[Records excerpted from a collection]
[Start of Attachment]
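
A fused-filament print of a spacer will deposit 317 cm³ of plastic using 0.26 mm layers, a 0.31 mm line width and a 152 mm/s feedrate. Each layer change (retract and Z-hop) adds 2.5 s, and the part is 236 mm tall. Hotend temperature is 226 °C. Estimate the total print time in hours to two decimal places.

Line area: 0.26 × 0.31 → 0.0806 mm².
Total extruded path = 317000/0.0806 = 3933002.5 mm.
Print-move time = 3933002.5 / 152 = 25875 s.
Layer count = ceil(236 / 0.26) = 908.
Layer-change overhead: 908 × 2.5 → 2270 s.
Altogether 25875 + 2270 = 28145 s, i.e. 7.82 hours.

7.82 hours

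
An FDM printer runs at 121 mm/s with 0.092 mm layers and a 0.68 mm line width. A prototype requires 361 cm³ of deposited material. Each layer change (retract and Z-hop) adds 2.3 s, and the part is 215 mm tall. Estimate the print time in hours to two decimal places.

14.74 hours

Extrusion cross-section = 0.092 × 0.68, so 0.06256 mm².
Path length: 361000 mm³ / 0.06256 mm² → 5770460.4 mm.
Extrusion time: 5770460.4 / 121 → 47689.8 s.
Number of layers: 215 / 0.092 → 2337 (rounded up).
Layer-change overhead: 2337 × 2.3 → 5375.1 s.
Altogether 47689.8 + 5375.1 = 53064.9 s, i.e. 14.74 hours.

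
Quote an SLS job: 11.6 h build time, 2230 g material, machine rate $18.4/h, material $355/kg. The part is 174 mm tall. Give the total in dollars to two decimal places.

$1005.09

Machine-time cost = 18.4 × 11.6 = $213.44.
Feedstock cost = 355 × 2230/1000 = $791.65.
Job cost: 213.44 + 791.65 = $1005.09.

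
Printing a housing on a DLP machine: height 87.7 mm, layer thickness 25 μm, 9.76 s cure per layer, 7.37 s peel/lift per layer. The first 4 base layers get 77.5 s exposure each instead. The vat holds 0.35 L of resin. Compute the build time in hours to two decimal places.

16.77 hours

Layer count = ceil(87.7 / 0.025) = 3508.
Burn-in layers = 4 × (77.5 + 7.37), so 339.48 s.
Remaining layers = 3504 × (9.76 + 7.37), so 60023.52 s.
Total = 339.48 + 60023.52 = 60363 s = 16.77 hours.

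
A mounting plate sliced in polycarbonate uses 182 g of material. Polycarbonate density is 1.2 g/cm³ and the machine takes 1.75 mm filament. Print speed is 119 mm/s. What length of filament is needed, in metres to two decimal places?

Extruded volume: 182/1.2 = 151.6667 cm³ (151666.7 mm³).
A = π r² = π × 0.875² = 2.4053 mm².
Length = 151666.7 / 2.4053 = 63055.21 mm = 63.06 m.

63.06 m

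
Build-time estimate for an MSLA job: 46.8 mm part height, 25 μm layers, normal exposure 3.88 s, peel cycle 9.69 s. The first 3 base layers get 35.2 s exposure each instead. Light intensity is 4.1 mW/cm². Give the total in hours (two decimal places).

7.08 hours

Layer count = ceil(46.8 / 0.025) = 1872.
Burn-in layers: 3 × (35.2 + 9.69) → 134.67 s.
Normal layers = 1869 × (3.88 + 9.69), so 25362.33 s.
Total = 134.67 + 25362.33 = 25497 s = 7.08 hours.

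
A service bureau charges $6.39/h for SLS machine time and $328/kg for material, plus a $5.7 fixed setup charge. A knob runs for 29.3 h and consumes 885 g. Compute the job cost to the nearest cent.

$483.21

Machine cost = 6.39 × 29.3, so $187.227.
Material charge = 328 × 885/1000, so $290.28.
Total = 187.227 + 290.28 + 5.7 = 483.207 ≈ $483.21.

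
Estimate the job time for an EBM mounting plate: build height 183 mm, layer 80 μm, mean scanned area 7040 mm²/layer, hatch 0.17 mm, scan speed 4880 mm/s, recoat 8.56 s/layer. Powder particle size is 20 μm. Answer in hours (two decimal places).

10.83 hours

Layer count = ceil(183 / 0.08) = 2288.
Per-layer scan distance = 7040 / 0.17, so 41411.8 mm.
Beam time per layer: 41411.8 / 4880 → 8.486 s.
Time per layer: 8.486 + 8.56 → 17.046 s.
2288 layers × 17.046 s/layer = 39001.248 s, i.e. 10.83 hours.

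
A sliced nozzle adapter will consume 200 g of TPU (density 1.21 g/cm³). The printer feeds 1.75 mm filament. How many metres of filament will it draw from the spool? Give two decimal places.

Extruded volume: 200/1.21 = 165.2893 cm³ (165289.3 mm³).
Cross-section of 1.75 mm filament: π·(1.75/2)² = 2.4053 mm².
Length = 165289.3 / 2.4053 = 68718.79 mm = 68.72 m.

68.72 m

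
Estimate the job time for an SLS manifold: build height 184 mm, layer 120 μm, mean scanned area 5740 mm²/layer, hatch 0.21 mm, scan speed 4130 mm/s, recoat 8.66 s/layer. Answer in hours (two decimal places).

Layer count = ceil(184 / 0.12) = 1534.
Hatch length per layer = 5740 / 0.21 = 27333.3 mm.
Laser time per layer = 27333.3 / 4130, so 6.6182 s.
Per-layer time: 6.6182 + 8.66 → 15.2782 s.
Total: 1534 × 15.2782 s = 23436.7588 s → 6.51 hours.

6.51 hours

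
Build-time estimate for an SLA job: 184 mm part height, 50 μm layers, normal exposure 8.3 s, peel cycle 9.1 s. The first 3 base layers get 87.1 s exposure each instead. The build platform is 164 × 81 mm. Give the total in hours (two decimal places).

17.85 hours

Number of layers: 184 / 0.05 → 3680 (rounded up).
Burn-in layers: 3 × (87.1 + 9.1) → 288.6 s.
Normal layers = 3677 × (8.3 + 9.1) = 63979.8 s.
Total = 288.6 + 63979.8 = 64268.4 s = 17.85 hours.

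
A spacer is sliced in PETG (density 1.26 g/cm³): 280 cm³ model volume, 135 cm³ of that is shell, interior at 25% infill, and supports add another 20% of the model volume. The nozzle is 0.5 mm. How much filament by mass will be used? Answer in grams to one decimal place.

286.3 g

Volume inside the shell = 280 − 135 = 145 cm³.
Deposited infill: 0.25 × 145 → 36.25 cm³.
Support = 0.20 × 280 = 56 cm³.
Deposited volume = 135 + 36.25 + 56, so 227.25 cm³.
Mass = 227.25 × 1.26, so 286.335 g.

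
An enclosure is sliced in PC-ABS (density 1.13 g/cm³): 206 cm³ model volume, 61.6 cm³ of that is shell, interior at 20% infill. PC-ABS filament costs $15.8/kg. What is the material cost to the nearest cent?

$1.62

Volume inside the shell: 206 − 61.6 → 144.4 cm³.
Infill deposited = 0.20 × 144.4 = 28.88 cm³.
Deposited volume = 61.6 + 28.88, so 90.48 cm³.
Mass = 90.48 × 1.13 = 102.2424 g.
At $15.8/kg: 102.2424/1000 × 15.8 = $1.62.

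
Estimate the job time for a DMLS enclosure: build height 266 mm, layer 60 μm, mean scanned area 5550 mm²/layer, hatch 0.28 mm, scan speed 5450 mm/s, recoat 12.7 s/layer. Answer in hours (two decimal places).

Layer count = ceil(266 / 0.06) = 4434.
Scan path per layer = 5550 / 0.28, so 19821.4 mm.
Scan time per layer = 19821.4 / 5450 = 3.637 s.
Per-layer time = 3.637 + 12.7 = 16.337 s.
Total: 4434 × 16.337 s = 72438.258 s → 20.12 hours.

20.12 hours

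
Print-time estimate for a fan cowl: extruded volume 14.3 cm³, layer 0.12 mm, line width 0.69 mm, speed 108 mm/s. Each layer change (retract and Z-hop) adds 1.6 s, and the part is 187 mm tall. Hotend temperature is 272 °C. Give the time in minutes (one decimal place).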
[End of Attachment]
[Start of Attachment]
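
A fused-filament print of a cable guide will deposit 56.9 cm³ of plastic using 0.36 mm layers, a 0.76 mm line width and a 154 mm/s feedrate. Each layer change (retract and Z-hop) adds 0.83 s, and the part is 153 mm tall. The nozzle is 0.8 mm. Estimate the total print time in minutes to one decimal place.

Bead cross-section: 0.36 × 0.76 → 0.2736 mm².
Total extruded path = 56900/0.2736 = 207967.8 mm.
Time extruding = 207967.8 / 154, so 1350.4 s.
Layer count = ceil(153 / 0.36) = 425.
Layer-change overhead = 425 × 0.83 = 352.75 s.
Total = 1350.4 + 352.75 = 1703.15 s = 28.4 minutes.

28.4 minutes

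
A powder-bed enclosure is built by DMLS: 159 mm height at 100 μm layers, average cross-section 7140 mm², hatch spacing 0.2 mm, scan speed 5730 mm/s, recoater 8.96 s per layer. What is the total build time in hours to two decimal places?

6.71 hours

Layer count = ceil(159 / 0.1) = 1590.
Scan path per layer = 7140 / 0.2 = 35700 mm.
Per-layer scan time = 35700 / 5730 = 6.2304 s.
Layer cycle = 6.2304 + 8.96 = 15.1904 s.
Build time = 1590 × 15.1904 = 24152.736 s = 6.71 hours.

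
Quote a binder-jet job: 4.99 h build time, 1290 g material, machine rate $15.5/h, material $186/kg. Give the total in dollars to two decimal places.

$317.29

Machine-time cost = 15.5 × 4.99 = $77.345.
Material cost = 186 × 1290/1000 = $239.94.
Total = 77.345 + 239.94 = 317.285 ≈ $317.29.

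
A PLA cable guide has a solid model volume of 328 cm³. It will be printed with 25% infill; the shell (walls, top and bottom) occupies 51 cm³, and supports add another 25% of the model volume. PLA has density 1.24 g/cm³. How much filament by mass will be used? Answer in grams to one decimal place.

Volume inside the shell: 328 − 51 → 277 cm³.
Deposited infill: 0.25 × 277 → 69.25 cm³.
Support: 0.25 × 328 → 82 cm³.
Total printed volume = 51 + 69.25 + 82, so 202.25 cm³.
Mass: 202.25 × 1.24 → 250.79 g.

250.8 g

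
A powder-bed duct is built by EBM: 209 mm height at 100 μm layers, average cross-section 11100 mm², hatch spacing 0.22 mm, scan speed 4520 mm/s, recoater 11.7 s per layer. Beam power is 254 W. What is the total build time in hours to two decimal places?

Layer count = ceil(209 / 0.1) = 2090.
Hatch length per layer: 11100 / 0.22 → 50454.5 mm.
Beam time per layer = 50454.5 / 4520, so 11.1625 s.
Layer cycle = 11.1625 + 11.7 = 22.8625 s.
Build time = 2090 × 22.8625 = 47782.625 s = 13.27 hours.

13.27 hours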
[End of Attachment]
[Start of Attachment]
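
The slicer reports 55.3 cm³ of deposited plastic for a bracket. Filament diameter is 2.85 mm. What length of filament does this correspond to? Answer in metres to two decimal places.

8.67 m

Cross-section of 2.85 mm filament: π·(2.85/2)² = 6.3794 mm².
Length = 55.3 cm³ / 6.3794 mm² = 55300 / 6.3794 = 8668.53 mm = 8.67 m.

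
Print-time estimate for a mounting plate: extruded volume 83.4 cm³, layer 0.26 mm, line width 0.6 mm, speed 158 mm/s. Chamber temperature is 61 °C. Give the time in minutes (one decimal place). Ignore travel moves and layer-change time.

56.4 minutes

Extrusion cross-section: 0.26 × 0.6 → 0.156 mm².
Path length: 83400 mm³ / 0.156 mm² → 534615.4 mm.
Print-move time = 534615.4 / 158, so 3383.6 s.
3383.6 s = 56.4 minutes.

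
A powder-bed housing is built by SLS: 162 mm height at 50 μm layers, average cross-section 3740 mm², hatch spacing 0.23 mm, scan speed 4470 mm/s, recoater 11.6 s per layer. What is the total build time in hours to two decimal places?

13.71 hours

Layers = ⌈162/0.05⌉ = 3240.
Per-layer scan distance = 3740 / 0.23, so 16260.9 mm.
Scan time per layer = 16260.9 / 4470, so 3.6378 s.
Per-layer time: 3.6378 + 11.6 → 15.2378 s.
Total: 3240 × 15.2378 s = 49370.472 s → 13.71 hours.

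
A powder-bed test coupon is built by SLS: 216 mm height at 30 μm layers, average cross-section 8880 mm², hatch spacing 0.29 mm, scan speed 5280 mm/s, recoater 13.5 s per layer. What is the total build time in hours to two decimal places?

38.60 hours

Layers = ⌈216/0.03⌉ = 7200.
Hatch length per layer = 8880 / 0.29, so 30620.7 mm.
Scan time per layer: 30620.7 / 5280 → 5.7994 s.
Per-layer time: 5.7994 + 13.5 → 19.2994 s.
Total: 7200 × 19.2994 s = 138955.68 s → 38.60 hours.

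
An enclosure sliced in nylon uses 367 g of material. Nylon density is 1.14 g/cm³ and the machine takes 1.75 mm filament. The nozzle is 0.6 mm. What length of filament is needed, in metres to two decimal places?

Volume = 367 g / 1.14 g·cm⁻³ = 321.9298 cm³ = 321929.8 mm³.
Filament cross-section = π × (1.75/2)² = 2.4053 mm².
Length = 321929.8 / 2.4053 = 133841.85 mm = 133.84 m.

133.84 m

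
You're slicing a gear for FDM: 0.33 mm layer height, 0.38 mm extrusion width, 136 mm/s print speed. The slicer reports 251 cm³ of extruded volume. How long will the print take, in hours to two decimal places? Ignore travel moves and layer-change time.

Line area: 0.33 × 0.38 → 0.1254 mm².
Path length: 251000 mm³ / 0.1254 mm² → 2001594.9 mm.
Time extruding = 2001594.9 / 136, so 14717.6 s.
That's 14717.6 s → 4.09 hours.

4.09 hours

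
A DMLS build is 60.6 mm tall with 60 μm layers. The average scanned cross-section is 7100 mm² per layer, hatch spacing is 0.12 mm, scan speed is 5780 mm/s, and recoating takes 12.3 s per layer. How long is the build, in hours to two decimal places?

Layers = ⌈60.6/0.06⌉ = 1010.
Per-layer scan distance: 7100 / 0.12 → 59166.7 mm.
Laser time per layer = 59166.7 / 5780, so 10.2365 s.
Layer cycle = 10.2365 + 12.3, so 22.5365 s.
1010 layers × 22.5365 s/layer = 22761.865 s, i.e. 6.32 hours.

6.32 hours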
[End of Attachment]
From the entries above, give again exactly the lines running from the line with "Estimate the job time for a DMLS" to the line with "Print-time estimate for a fan"; include both of those lines.

Result for this exercise
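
Estimate the job time for a DMLS enclosure: build height 266 mm, layer 60 μm, mean scanned area 5550 mm²/layer, hatch 0.28 mm, scan speed 5450 mm/s, recoat 12.7 s/layer. Answer in hours (two decimal places).

Layer count = ceil(266 / 0.06) = 4434.
Scan path per layer = 5550 / 0.28, so 19821.4 mm.
Scan time per layer = 19821.4 / 5450 = 3.637 s.
Per-layer time = 3.637 + 12.7 = 16.337 s.
Total: 4434 × 16.337 s = 72438.258 s → 20.12 hours.

20.12 hours

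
Print-time estimate for a fan cowl: extruded volume 14.3 cm³, layer 0.12 mm, line width 0.69 mm, speed 108 mm/s. Each layer change (retract and Z-hop) adds 1.6 s, and the part is 187 mm tall. Hotend temperature is 272 °C. Give the time in minutes (one decimal place).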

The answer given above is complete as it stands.